** Problem details **
Return the listing beneath precisely, with every line intact.

☆ ☆ ☆ ☆ ☆ ☆ ☆

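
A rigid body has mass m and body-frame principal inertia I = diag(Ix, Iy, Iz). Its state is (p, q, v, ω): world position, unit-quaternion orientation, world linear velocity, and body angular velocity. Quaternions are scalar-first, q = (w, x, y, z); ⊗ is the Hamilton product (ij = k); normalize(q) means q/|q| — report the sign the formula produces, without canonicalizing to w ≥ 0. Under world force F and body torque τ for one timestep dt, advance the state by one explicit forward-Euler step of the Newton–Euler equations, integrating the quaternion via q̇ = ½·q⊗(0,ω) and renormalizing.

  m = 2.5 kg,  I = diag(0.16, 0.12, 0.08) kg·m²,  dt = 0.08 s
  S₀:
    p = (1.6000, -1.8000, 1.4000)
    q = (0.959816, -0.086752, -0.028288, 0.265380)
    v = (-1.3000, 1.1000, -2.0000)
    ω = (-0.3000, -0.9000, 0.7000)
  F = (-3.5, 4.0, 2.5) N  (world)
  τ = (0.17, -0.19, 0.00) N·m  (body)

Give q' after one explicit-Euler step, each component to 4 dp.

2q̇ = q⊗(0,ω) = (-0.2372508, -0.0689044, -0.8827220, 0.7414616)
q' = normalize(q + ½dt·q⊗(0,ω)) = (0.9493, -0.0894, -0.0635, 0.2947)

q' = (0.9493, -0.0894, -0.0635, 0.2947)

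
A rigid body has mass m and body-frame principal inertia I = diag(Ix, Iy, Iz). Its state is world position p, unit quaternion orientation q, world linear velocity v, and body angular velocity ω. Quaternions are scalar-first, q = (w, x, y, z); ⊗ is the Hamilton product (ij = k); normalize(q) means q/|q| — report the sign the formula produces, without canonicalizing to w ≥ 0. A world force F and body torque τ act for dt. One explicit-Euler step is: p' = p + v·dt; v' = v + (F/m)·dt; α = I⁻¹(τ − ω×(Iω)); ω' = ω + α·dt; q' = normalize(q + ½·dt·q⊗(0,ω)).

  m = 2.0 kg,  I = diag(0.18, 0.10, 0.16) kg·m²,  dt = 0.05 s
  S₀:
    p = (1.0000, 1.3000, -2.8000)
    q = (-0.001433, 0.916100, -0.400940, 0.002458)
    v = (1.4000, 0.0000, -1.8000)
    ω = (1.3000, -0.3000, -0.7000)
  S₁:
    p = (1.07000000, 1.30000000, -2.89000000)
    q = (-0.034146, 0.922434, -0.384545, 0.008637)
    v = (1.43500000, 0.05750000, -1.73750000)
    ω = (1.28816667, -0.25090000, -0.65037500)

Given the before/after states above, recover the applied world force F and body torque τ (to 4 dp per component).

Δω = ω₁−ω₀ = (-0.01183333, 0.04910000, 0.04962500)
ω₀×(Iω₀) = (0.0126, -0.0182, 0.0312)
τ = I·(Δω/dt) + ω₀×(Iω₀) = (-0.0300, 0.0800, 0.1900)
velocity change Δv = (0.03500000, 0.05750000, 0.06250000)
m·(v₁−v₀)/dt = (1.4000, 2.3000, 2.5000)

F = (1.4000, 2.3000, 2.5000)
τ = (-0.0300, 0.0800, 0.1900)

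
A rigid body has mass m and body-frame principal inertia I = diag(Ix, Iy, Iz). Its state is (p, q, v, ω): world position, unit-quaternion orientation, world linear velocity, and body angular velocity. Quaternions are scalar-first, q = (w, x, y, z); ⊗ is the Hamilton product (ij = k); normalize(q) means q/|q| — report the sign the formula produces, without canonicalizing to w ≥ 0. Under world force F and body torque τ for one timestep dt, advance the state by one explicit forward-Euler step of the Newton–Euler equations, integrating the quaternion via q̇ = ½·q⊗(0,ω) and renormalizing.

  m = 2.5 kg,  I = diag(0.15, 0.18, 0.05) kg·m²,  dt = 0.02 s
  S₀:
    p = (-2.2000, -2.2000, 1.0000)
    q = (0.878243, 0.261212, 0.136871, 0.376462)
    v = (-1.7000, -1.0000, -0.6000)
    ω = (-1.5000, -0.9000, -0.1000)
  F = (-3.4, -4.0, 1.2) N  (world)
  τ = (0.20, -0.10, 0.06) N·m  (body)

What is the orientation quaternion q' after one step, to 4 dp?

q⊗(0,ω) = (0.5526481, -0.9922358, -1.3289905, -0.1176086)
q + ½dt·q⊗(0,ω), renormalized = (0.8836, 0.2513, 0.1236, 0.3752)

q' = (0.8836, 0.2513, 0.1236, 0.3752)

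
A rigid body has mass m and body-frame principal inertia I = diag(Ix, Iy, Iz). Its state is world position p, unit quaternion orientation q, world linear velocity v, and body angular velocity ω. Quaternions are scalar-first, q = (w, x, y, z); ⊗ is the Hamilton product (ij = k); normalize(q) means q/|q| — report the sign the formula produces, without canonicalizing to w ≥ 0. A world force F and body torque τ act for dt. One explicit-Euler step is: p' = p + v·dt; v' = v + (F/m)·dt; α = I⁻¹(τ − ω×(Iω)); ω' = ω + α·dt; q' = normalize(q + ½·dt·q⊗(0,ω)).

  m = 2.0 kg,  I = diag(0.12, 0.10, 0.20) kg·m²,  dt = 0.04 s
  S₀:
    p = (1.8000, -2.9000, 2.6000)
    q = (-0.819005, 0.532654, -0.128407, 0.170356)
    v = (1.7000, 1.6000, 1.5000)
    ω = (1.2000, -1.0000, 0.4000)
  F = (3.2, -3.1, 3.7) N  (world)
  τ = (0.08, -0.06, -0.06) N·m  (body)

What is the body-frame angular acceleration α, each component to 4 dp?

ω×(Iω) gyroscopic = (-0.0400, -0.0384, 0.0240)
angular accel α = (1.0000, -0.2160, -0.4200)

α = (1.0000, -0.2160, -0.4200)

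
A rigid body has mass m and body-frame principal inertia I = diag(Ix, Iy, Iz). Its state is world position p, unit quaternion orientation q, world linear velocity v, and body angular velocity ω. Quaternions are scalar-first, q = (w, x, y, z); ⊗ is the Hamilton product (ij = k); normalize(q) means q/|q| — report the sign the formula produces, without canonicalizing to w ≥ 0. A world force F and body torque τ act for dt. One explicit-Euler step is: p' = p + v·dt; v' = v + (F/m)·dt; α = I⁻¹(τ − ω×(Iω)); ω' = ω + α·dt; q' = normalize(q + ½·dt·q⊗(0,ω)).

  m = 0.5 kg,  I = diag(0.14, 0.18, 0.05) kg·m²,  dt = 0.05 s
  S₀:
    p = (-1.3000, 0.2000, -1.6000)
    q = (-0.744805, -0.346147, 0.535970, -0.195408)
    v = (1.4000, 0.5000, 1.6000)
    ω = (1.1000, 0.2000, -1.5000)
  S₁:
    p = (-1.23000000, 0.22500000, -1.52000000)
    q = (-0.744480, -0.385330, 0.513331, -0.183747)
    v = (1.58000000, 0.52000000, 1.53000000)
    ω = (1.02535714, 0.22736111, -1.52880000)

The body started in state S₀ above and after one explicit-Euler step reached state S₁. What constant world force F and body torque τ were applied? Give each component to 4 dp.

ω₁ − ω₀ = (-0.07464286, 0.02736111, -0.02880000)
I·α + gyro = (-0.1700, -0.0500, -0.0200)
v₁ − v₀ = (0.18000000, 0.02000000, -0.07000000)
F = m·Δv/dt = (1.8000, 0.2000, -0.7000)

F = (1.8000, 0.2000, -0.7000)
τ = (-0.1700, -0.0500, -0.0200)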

☆ ☆ ☆ ☆ ☆ ☆ ☆

** Output for this exercise **
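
A rigid body has mass m and body-frame principal inertia I = diag(Ix, Iy, Iz). Its state is (p, q, v, ω): world position, unit-quaternion orientation, world linear velocity, and body angular velocity. Quaternions are scalar-first, q = (w, x, y, z); ⊗ is the Hamilton product (ij = k); normalize(q) means q/|q| — report the sign the formula produces, without canonicalizing to w ≥ 0. Under world force F and body torque τ for one timestep dt, advance the state by one explicit forward-Euler step of the Newton–Euler equations, integrating the quaternion via q̇ = ½·q⊗(0,ω) and renormalizing.

  m = 2.5 kg,  I = diag(0.16, 0.12, 0.08) kg·m²,  dt = 0.08 s
  S₀:
    p = (1.6000, -1.8000, 1.4000)
    q = (0.959816, -0.086752, -0.028288, 0.265380)
    v = (-1.3000, 1.1000, -2.0000)
    ω = (-0.3000, -0.9000, 0.7000)
  F = (-3.5, 4.0, 2.5) N  (world)
  τ = (0.17, -0.19, 0.00) N·m  (body)

Give q' after one explicit-Euler step, each component to 4 dp.

2q̇ = q⊗(0,ω) = (-0.2372508, -0.0689044, -0.8827220, 0.7414616)
q' = normalize(q + ½dt·q⊗(0,ω)) = (0.9493, -0.0894, -0.0635, 0.2947)

q' = (0.9493, -0.0894, -0.0635, 0.2947)

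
A rigid body has mass m and body-frame principal inertia I = diag(Ix, Iy, Iz). Its state is world position p, unit quaternion orientation q, world linear velocity v, and body angular velocity ω. Quaternions are scalar-first, q = (w, x, y, z); ⊗ is the Hamilton product (ij = k); normalize(q) means q/|q| — report the sign the formula produces, without canonicalizing to w ≥ 0. A world force F and body torque τ act for dt. One explicit-Euler step is: p' = p + v·dt; v' = v + (F/m)·dt; α = I⁻¹(τ − ω×(Iω)); ω' = ω + α·dt; q' = normalize(q + ½·dt·q⊗(0,ω)).

  m = 2.0 kg,  I = diag(0.18, 0.10, 0.16) kg·m²,  dt = 0.05 s
  S₀:
    p = (1.0000, 1.3000, -2.8000)
    q = (-0.001433, 0.916100, -0.400940, 0.002458)
    v = (1.4000, 0.0000, -1.8000)
    ω = (1.3000, -0.3000, -0.7000)
  S₁:
    p = (1.07000000, 1.30000000, -2.89000000)
    q = (-0.034146, 0.922434, -0.384545, 0.008637)
    v = (1.43500000, 0.05750000, -1.73750000)
    ω = (1.28816667, -0.25090000, -0.65037500)

Given the before/after states above, recover the applied world force F and body torque τ (to 4 dp per component).

Δω = ω₁−ω₀ = (-0.01183333, 0.04910000, 0.04962500)
ω₀×(Iω₀) = (0.0126, -0.0182, 0.0312)
τ = I·(Δω/dt) + ω₀×(Iω₀) = (-0.0300, 0.0800, 0.1900)
velocity change Δv = (0.03500000, 0.05750000, 0.06250000)
m·(v₁−v₀)/dt = (1.4000, 2.3000, 2.5000)

F = (1.4000, 2.3000, 2.5000)
τ = (-0.0300, 0.0800, 0.1900)

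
A rigid body has mass m and body-frame principal inertia I = diag(Ix, Iy, Iz). Its state is (p, q, v, ω): world position, unit-quaternion orientation, world linear velocity, and body angular velocity. Quaternions are scalar-first, q = (w, x, y, z); ⊗ is the Hamilton product (ij = k); normalize(q) means q/|q| — report the sign the formula produces, without canonicalizing to w ≥ 0. Under world force F and body torque τ for one timestep dt, advance the state by one explicit forward-Euler step of the Newton–Euler equations, integrating the quaternion via q̇ = ½·q⊗(0,ω) and renormalizing.

  m = 2.5 kg,  I = diag(0.15, 0.18, 0.05) kg·m²,  dt = 0.02 s
  S₀:
    p = (-2.2000, -2.2000, 1.0000)
    q = (0.878243, 0.261212, 0.136871, 0.376462)
    v = (-1.7000, -1.0000, -0.6000)
    ω = (-1.5000, -0.9000, -0.1000)
  F = (-3.4, -4.0, 1.2) N  (world)
  τ = (0.20, -0.10, 0.06) N·m  (body)

What is the orientation quaternion q' after one step, to 4 dp?

q⊗(0,ω) = (0.5526481, -0.9922358, -1.3289905, -0.1176086)
q + ½dt·q⊗(0,ω), renormalized = (0.8836, 0.2513, 0.1236, 0.3752)

q' = (0.8836, 0.2513, 0.1236, 0.3752)

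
A rigid body has mass m and body-frame principal inertia I = diag(Ix, Iy, Iz). Its state is world position p, unit quaternion orientation q, world linear velocity v, and body angular velocity ω. Quaternions are scalar-first, q = (w, x, y, z); ⊗ is the Hamilton product (ij = k); normalize(q) means q/|q| — report the sign the formula produces, without canonicalizing to w ≥ 0. A world force F and body torque τ act for dt. One explicit-Euler step is: p' = p + v·dt; v' = v + (F/m)·dt; α = I⁻¹(τ − ω×(Iω)); ω' = ω + α·dt; q' = normalize(q + ½·dt·q⊗(0,ω)).

  m = 2.0 kg,  I = diag(0.12, 0.10, 0.20) kg·m²,  dt = 0.04 s
  S₀:
    p = (1.8000, -2.9000, 2.6000)
    q = (-0.819005, 0.532654, -0.128407, 0.170356)
    v = (1.7000, 1.6000, 1.5000)
    ω = (1.2000, -1.0000, 0.4000)
  F = (3.2, -3.1, 3.7) N  (world)
  τ = (0.08, -0.06, -0.06) N·m  (body)

What is the body-frame angular acceleration α, each component to 4 dp?

ω×(Iω) gyroscopic = (-0.0400, -0.0384, 0.0240)
angular accel α = (1.0000, -0.2160, -0.4200)

α = (1.0000, -0.2160, -0.4200)

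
A rigid body has mass m and body-frame principal inertia I = diag(Ix, Iy, Iz). Its state is world position p, unit quaternion orientation q, world linear velocity v, and body angular velocity ω. Quaternions are scalar-first, q = (w, x, y, z); ⊗ is the Hamilton product (ij = k); normalize(q) means q/|q| — report the sign the formula produces, without canonicalizing to w ≥ 0. A world force F and body torque τ act for dt. One explicit-Euler step is: p' = p + v·dt; v' = v + (F/m)·dt; α = I⁻¹(τ − ω×(Iω)); ω' = ω + α·dt; q' = normalize(q + ½·dt·q⊗(0,ω)).

  m = 0.5 kg,  I = diag(0.14, 0.18, 0.05) kg·m²,  dt = 0.05 s
  S₀:
    p = (-1.3000, 0.2000, -1.6000)
    q = (-0.744805, -0.346147, 0.535970, -0.195408)
    v = (1.4000, 0.5000, 1.6000)
    ω = (1.1000, 0.2000, -1.5000)
  S₁:
    p = (-1.23000000, 0.22500000, -1.52000000)
    q = (-0.744480, -0.385330, 0.513331, -0.183747)
    v = (1.58000000, 0.52000000, 1.53000000)
    ω = (1.02535714, 0.22736111, -1.52880000)

The body started in state S₀ above and after one explicit-Euler step reached state S₁. What constant world force F and body torque τ were applied? Give each component to 4 dp.

ω₁ − ω₀ = (-0.07464286, 0.02736111, -0.02880000)
I·α + gyro = (-0.1700, -0.0500, -0.0200)
v₁ − v₀ = (0.18000000, 0.02000000, -0.07000000)
F = m·Δv/dt = (1.8000, 0.2000, -0.7000)

F = (1.8000, 0.2000, -0.7000)
τ = (-0.1700, -0.0500, -0.0200)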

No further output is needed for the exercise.